### Source data

BEGIN

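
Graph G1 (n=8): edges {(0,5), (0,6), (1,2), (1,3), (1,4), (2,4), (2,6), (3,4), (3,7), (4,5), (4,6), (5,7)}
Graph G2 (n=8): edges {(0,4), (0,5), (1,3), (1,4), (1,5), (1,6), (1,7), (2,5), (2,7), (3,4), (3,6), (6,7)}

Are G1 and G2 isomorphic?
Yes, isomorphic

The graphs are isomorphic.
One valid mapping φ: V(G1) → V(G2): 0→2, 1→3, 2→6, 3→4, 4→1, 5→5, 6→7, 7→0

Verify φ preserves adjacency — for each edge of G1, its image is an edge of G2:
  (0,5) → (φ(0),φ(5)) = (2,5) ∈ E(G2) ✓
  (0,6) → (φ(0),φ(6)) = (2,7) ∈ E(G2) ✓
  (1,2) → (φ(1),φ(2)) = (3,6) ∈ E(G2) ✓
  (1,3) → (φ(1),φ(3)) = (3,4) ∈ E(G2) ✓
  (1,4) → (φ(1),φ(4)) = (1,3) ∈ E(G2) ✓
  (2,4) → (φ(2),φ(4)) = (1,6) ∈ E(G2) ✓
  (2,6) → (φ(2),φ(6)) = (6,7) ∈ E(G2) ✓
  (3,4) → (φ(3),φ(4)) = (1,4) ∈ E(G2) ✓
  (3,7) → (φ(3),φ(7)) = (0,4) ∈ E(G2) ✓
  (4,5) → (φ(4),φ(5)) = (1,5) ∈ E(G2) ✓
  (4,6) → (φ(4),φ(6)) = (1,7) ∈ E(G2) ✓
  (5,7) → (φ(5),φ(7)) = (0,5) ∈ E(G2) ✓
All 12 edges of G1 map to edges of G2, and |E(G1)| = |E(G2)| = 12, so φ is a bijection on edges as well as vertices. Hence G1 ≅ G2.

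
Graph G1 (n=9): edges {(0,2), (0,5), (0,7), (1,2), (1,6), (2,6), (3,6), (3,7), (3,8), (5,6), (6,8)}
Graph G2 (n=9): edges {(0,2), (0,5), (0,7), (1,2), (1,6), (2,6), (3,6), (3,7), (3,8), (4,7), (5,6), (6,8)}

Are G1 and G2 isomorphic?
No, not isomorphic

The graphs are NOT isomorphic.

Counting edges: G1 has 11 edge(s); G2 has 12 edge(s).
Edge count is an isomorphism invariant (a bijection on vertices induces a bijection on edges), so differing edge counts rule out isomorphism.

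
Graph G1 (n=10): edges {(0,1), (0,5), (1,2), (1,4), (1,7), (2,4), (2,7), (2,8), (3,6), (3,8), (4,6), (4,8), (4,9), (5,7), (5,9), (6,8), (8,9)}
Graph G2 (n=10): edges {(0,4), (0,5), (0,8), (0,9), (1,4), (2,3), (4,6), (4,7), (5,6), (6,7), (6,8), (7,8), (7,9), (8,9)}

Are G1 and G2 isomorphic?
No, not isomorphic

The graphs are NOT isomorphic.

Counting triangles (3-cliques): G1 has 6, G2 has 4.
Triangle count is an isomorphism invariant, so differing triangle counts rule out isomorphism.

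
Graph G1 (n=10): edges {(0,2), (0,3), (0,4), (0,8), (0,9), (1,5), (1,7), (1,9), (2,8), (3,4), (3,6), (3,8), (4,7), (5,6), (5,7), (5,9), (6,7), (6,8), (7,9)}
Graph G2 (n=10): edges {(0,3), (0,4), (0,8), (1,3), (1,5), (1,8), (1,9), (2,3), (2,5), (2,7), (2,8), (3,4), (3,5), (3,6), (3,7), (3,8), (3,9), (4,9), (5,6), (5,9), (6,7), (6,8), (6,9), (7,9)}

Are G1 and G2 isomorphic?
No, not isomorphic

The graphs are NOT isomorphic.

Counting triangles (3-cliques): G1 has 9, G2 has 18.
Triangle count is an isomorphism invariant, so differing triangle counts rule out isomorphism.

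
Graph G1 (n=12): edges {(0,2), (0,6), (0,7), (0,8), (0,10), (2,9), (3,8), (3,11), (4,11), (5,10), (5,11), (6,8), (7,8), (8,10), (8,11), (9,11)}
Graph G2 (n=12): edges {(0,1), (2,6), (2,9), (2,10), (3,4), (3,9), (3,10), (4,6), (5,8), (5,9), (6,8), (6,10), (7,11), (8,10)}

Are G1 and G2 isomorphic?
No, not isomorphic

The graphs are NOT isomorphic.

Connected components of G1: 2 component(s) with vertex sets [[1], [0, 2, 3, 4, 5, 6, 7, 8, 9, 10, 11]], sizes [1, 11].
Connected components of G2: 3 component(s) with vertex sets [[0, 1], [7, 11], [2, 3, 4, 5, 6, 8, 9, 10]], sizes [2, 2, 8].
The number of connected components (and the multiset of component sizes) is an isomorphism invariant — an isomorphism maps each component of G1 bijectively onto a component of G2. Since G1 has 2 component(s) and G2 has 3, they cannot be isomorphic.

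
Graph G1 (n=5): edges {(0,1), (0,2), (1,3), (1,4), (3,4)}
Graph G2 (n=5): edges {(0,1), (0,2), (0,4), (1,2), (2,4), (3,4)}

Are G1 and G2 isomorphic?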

END
BEGIN

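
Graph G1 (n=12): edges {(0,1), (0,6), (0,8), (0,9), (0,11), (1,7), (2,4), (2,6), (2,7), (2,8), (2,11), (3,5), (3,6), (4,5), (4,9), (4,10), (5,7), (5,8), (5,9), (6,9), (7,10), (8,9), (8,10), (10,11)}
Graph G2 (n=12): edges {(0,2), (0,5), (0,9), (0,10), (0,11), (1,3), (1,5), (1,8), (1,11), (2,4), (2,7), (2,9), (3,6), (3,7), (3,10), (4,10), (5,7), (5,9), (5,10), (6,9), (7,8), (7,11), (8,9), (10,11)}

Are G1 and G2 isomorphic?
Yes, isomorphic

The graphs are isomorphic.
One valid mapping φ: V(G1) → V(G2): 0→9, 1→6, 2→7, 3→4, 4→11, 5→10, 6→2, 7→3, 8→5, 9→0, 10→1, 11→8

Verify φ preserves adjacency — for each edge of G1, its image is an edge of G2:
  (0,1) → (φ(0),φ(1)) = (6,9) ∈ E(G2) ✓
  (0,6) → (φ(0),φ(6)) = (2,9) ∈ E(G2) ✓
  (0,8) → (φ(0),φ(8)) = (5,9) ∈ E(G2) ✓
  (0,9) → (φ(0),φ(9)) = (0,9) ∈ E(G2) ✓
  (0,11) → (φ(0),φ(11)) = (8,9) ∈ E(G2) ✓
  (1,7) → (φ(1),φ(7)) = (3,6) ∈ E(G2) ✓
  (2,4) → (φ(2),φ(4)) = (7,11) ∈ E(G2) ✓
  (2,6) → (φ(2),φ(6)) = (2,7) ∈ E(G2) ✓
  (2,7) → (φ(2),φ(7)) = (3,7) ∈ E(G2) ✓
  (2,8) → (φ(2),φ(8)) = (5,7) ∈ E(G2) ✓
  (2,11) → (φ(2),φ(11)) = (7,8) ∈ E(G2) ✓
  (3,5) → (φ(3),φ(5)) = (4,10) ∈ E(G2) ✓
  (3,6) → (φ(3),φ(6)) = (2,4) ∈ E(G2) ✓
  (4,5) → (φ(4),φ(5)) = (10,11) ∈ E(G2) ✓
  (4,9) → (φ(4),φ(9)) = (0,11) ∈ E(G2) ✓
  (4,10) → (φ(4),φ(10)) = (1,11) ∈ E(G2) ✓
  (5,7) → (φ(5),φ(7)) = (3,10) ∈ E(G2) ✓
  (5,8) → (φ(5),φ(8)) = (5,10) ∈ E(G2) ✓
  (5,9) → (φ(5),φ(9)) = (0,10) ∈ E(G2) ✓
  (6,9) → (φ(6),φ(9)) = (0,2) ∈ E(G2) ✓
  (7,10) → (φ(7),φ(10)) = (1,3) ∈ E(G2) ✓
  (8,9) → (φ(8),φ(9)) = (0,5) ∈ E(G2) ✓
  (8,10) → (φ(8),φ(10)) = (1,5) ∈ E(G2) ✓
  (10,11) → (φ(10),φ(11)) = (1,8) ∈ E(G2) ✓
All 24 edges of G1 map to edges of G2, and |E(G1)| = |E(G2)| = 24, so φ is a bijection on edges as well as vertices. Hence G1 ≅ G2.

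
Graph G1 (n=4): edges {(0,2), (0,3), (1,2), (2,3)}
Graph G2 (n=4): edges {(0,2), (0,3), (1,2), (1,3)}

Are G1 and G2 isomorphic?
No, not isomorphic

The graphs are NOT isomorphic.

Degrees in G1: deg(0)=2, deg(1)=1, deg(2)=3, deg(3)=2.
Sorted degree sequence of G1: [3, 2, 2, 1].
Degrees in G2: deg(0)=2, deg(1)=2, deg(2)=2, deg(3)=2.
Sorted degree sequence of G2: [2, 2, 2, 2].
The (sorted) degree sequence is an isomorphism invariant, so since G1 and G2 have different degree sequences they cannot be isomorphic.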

END

Lines wanted from the listing above: the line with "Graph G1 (n=4): edges" up to and including the line with "Graph G2 (n=4): edges". Please write them out exactly, adding nothing else.

### Solution to this exercise
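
Graph G1 (n=4): edges {(0,2), (0,3), (1,2), (2,3)}
Graph G2 (n=4): edges {(0,2), (0,3), (1,2), (1,3)}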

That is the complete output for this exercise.